# How to complete this task
For the listing below, print exactly the lines from the line with "(0 15 4 10 9" to the line with "((0 2 17 7 4", both included, and nothing beyond them.
Supplied records START
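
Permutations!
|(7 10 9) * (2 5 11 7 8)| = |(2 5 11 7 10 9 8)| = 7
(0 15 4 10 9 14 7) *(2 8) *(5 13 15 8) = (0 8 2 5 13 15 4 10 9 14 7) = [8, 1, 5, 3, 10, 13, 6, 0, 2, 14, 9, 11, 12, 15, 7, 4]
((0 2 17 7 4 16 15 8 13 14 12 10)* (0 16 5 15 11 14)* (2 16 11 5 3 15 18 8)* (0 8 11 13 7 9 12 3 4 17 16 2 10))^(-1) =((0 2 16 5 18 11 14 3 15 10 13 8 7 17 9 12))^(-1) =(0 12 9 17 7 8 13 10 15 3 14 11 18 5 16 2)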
Supplied records END
Supplied records START
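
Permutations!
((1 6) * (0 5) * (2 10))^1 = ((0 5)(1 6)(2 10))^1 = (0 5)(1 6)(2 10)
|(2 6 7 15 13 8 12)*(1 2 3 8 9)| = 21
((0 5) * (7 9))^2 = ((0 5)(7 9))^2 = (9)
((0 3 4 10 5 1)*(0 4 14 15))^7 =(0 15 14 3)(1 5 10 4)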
Supplied records END
# Solution for this problem
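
(0 15 4 10 9 14 7) *(2 8) *(5 13 15 8) = (0 8 2 5 13 15 4 10 9 14 7) = [8, 1, 5, 3, 10, 13, 6, 0, 2, 14, 9, 11, 12, 15, 7, 4]
((0 2 17 7 4 16 15 8 13 14 12 10)* (0 16 5 15 11 14)* (2 16 11 5 3 15 18 8)* (0 8 11 13 7 9 12 3 4 17 16 2 10))^(-1) =((0 2 16 5 18 11 14 3 15 10 13 8 7 17 9 12))^(-1) =(0 12 9 17 7 8 13 10 15 3 14 11 18 5 16 2)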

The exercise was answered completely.